» **To do**
The required output is the complete data, repeated without alteration.

(Stored data entries)
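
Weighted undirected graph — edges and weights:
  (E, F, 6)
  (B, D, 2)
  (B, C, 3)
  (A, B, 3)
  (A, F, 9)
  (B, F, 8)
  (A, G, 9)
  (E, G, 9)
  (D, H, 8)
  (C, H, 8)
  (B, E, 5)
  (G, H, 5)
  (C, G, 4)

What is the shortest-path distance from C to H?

Comparing a few candidate routes:
C→B→D→H: 3 + 2 + 8 = 13
C→H: 8
C→G→H: 4 + 5 = 9
C→G→A→B→D→H: 4 + 9 + 3 + 2 + 8 = 26
C→B→A→G→H: 3 + 3 + 9 + 5 = 20
C→B→E→G→H: 3 + 5 + 9 + 5 = 22
Shortest: 8.

8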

» **Your solution**
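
Weighted undirected graph — edges and weights:
  (E, F, 6)
  (B, D, 2)
  (B, C, 3)
  (A, B, 3)
  (A, F, 9)
  (B, F, 8)
  (A, G, 9)
  (E, G, 9)
  (D, H, 8)
  (C, H, 8)
  (B, E, 5)
  (G, H, 5)
  (C, G, 4)

What is the shortest-path distance from C to H?

Comparing a few candidate routes:
C→B→D→H: 3 + 2 + 8 = 13
C→H: 8
C→G→H: 4 + 5 = 9
C→G→A→B→D→H: 4 + 9 + 3 + 2 + 8 = 26
C→B→A→G→H: 3 + 3 + 9 + 5 = 20
C→B→E→G→H: 3 + 5 + 9 + 5 = 22
Shortest: 8.

8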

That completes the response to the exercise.